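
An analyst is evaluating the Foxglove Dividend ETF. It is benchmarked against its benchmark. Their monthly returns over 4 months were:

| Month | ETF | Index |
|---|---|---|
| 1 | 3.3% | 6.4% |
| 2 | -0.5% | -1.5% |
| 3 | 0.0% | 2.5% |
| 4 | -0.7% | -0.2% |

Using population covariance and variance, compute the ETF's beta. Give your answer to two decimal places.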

━━━━━━━━━━

◆ **PROBLEM DETAILS**
Each record must be output exactly, with none omitted.

◆ **ANSWER**
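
An analyst is evaluating the Foxglove Dividend ETF. It is benchmarked against its benchmark. Their monthly returns over 4 months were:

| Month | ETF | Index |
|---|---|---|
| 1 | 3.3% | 6.4% |
| 2 | -0.5% | -1.5% |
| 3 | 0.0% | 2.5% |
| 4 | -0.7% | -0.2% |

Using population covariance and variance, compute the ETF's beta. Give your answer to two decimal places.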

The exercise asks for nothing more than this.